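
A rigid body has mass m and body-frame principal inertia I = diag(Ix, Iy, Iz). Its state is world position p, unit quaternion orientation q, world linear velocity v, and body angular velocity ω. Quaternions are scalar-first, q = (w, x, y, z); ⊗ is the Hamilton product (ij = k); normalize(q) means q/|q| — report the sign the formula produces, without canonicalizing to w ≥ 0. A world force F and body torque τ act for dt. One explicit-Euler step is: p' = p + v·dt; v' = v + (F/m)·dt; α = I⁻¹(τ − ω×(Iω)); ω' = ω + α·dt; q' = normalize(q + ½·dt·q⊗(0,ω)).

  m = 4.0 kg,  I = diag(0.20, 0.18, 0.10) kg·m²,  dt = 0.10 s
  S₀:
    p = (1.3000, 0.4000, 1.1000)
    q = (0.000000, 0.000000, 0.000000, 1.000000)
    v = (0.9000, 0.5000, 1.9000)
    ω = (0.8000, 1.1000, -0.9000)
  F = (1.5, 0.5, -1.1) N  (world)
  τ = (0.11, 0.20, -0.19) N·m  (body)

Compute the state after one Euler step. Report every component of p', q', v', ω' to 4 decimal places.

p' = p + v·dt = (1.3900, 0.4500, 1.2900)
v + (F/m)dt = (0.9375, 0.5125, 1.8725)
angular accel α = (0.1540, 1.5111, -1.7240)
ω' = ω + α·dt = (0.8154, 1.2511, -1.0724)
2q̇ = q⊗(0,ω) = (0.9000000, -1.1000000, 0.8000000, 0.0000000)
updated quaternion q' = (0.0449, -0.0548, 0.0399, 0.9967)

p' = (1.3900, 0.4500, 1.2900)
q' = (0.0449, -0.0548, 0.0399, 0.9967)
v' = (0.9375, 0.5125, 1.8725)
ω' = (0.8154, 1.2511, -1.0724)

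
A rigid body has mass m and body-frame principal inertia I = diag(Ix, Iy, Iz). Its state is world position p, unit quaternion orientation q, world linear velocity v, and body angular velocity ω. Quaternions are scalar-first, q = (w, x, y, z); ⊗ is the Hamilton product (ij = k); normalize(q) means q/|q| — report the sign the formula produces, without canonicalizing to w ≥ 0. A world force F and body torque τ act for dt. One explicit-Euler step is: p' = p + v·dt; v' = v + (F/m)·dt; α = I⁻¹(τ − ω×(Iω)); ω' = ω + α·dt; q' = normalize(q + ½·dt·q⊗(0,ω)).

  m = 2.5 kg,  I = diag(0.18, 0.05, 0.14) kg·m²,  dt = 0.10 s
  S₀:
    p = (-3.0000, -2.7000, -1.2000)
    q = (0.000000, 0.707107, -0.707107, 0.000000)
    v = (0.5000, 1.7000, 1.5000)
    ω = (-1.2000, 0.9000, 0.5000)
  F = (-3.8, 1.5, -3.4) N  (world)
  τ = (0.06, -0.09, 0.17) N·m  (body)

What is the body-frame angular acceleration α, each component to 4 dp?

α = (0.1083, -1.3200, 0.2114)

gyro term ω×Iω = (0.0405, -0.0240, 0.1404)
(τ − ω×Iω)/I = (0.1083, -1.3200, 0.2114)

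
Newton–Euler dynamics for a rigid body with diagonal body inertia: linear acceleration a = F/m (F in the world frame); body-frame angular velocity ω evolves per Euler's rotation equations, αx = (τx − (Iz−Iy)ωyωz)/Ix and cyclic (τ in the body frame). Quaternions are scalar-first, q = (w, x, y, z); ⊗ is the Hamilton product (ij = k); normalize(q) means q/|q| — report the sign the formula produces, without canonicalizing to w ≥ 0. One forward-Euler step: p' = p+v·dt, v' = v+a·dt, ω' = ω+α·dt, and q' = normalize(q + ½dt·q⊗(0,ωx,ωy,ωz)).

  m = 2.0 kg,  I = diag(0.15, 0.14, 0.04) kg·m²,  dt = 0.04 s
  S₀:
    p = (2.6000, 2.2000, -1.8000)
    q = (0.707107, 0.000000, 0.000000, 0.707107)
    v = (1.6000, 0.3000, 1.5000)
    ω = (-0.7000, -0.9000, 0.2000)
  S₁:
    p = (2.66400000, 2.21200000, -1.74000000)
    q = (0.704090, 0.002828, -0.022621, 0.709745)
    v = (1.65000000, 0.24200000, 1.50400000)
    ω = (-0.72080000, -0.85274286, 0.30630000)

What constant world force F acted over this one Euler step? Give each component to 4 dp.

F = (2.5000, -2.9000, 0.2000)

Δv = v₁−v₀ = (0.05000000, -0.05800000, 0.00400000)
F = m·Δv/dt = (2.5000, -2.9000, 0.2000)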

• • • •

## [Description of the task]
Transcribe the entries above, every line exactly as it reads.

## [Answer for the task]
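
A rigid body has mass m and body-frame principal inertia I = diag(Ix, Iy, Iz). Its state is world position p, unit quaternion orientation q, world linear velocity v, and body angular velocity ω. Quaternions are scalar-first, q = (w, x, y, z); ⊗ is the Hamilton product (ij = k); normalize(q) means q/|q| — report the sign the formula produces, without canonicalizing to w ≥ 0. A world force F and body torque τ act for dt. One explicit-Euler step is: p' = p + v·dt; v' = v + (F/m)·dt; α = I⁻¹(τ − ω×(Iω)); ω' = ω + α·dt; q' = normalize(q + ½·dt·q⊗(0,ω)).

  m = 4.0 kg,  I = diag(0.20, 0.18, 0.10) kg·m²,  dt = 0.10 s
  S₀:
    p = (1.3000, 0.4000, 1.1000)
    q = (0.000000, 0.000000, 0.000000, 1.000000)
    v = (0.9000, 0.5000, 1.9000)
    ω = (0.8000, 1.1000, -0.9000)
  F = (1.5, 0.5, -1.1) N  (world)
  τ = (0.11, 0.20, -0.19) N·m  (body)

Compute the state after one Euler step. Report every component of p', q', v', ω' to 4 decimal places.

p' = p + v·dt = (1.3900, 0.4500, 1.2900)
v + (F/m)dt = (0.9375, 0.5125, 1.8725)
angular accel α = (0.1540, 1.5111, -1.7240)
ω' = ω + α·dt = (0.8154, 1.2511, -1.0724)
2q̇ = q⊗(0,ω) = (0.9000000, -1.1000000, 0.8000000, 0.0000000)
updated quaternion q' = (0.0449, -0.0548, 0.0399, 0.9967)

p' = (1.3900, 0.4500, 1.2900)
q' = (0.0449, -0.0548, 0.0399, 0.9967)
v' = (0.9375, 0.5125, 1.8725)
ω' = (0.8154, 1.2511, -1.0724)

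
A rigid body has mass m and body-frame principal inertia I = diag(Ix, Iy, Iz). Its state is world position p, unit quaternion orientation q, world linear velocity v, and body angular velocity ω. Quaternions are scalar-first, q = (w, x, y, z); ⊗ is the Hamilton product (ij = k); normalize(q) means q/|q| — report the sign the formula produces, without canonicalizing to w ≥ 0. A world force F and body torque τ act for dt. One explicit-Euler step is: p' = p + v·dt; v' = v + (F/m)·dt; α = I⁻¹(τ − ω×(Iω)); ω' = ω + α·dt; q' = normalize(q + ½·dt·q⊗(0,ω)).

  m = 2.5 kg,  I = diag(0.18, 0.05, 0.14) kg·m²,  dt = 0.10 s
  S₀:
    p = (-3.0000, -2.7000, -1.2000)
    q = (0.000000, 0.707107, -0.707107, 0.000000)
    v = (0.5000, 1.7000, 1.5000)
    ω = (-1.2000, 0.9000, 0.5000)
  F = (-3.8, 1.5, -3.4) N  (world)
  τ = (0.06, -0.09, 0.17) N·m  (body)

What is the body-frame angular acceleration α, each component to 4 dp?

α = (0.1083, -1.3200, 0.2114)

gyro term ω×Iω = (0.0405, -0.0240, 0.1404)
(τ − ω×Iω)/I = (0.1083, -1.3200, 0.2114)

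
Newton–Euler dynamics for a rigid body with diagonal body inertia: linear acceleration a = F/m (F in the world frame); body-frame angular velocity ω evolves per Euler's rotation equations, αx = (τx − (Iz−Iy)ωyωz)/Ix and cyclic (τ in the body frame). Quaternions are scalar-first, q = (w, x, y, z); ⊗ is the Hamilton product (ij = k); normalize(q) means q/|q| — report the sign the formula produces, without canonicalizing to w ≥ 0. One forward-Euler step: p' = p+v·dt, v' = v+a·dt, ω' = ω+α·dt, and q' = normalize(q + ½dt·q⊗(0,ωx,ωy,ωz)).

  m = 2.0 kg,  I = diag(0.15, 0.14, 0.04) kg·m²,  dt = 0.04 s
  S₀:
    p = (2.6000, 2.2000, -1.8000)
    q = (0.707107, 0.000000, 0.000000, 0.707107)
    v = (1.6000, 0.3000, 1.5000)
    ω = (-0.7000, -0.9000, 0.2000)
  S₁:
    p = (2.66400000, 2.21200000, -1.74000000)
    q = (0.704090, 0.002828, -0.022621, 0.709745)
    v = (1.65000000, 0.24200000, 1.50400000)
    ω = (-0.72080000, -0.85274286, 0.30630000)

What constant world force F acted over this one Euler step? Give each component to 4 dp.

F = (2.5000, -2.9000, 0.2000)

Δv = v₁−v₀ = (0.05000000, -0.05800000, 0.00400000)
F = m·Δv/dt = (2.5000, -2.9000, 0.2000)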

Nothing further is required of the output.